> _Work item_
The answer must be every record below, repeated exactly.

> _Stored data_
[Start of Attachment]

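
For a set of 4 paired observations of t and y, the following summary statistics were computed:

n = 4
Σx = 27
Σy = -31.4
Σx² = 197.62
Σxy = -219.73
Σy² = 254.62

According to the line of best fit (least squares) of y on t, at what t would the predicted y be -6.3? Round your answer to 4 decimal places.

Sxx = Σx² − (Σx)²/n = 197.62 − 182.25 = 15.37
Sxy = Σxy − (Σx)(Σy)/n = -219.73 − (-211.95) = -7.78
b = Sxy/Sxx = -7.78/15.37 = -0.506181
a = ȳ − b·x̄ = -7.85 − (-0.506181)·6.75 = -4.433279
Set a + b·x = -6.3: x = (-6.3 − (-4.433279)) / (-0.506181) = 3.687853

3.6879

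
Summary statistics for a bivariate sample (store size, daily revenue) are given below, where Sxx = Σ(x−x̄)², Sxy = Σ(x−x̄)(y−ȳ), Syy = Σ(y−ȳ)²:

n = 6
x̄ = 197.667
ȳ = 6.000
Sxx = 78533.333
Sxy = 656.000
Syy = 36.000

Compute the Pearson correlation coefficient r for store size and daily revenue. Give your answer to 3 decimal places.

r = Sxy/√(Sxx·Syy) = 656/√(2827199.988) = 656/1681.427961 = 0.390145

0.390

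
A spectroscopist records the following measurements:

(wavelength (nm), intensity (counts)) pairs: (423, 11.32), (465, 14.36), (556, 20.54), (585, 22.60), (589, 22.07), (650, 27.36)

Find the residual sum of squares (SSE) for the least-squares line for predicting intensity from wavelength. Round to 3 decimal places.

n = 6, Σx = 3268, Σy = 118.25, Σxy = 66890.23, Σx² = 1815936, Σy² = 2502.6581
Sxx = Σx² − (Σx)²/n = 1815936 − 1779970.666667 = 35965.333333
Sxy = Σxy − (Σx)(Σy)/n = 66890.23 − 64406.833333 = 2483.396667
Syy = Σy² − (Σy)²/n = 2502.6581 − 2330.510417 = 172.147683
b = Sxy/Sxx = 2483.396667/35965.333333 = 0.069050
SSE = Syy − b·Sxy = 172.147683 − 0.069050·2483.396667 = 0.669806

0.670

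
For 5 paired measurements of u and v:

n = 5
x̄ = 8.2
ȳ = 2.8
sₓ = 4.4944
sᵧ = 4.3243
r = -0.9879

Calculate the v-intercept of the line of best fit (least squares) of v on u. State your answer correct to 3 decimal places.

10.594

b = r · sᵧ/sₓ = -0.9879 · 4.3243/4.4944 = -0.950511
a = ȳ − b·x̄ = 2.8 − (-0.950511)·8.2 = 10.594189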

[End of Attachment]

> _Task answer_
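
For a set of 4 paired observations of t and y, the following summary statistics were computed:

n = 4
Σx = 27
Σy = -31.4
Σx² = 197.62
Σxy = -219.73
Σy² = 254.62

According to the line of best fit (least squares) of y on t, at what t would the predicted y be -6.3? Round your answer to 4 decimal places.

Sxx = Σx² − (Σx)²/n = 197.62 − 182.25 = 15.37
Sxy = Σxy − (Σx)(Σy)/n = -219.73 − (-211.95) = -7.78
b = Sxy/Sxx = -7.78/15.37 = -0.506181
a = ȳ − b·x̄ = -7.85 − (-0.506181)·6.75 = -4.433279
Set a + b·x = -6.3: x = (-6.3 − (-4.433279)) / (-0.506181) = 3.687853

3.6879

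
Summary statistics for a bivariate sample (store size, daily revenue) are given below, where Sxx = Σ(x−x̄)², Sxy = Σ(x−x̄)(y−ȳ), Syy = Σ(y−ȳ)²:

n = 6
x̄ = 197.667
ȳ = 6.000
Sxx = 78533.333
Sxy = 656.000
Syy = 36.000

Compute the Pearson correlation coefficient r for store size and daily revenue. Give your answer to 3 decimal places.

r = Sxy/√(Sxx·Syy) = 656/√(2827199.988) = 656/1681.427961 = 0.390145

0.390

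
A spectroscopist records the following measurements:

(wavelength (nm), intensity (counts)) pairs: (423, 11.32), (465, 14.36), (556, 20.54), (585, 22.60), (589, 22.07), (650, 27.36)

Find the residual sum of squares (SSE) for the least-squares line for predicting intensity from wavelength. Round to 3 decimal places.

n = 6, Σx = 3268, Σy = 118.25, Σxy = 66890.23, Σx² = 1815936, Σy² = 2502.6581
Sxx = Σx² − (Σx)²/n = 1815936 − 1779970.666667 = 35965.333333
Sxy = Σxy − (Σx)(Σy)/n = 66890.23 − 64406.833333 = 2483.396667
Syy = Σy² − (Σy)²/n = 2502.6581 − 2330.510417 = 172.147683
b = Sxy/Sxx = 2483.396667/35965.333333 = 0.069050
SSE = Syy − b·Sxy = 172.147683 − 0.069050·2483.396667 = 0.669806

0.670

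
For 5 paired measurements of u and v:

n = 5
x̄ = 8.2
ȳ = 2.8
sₓ = 4.4944
sᵧ = 4.3243
r = -0.9879

Calculate the v-intercept of the line of best fit (least squares) of v on u. State your answer correct to 3 decimal places.

10.594

b = r · sᵧ/sₓ = -0.9879 · 4.3243/4.4944 = -0.950511
a = ȳ − b·x̄ = 2.8 − (-0.950511)·8.2 = 10.594189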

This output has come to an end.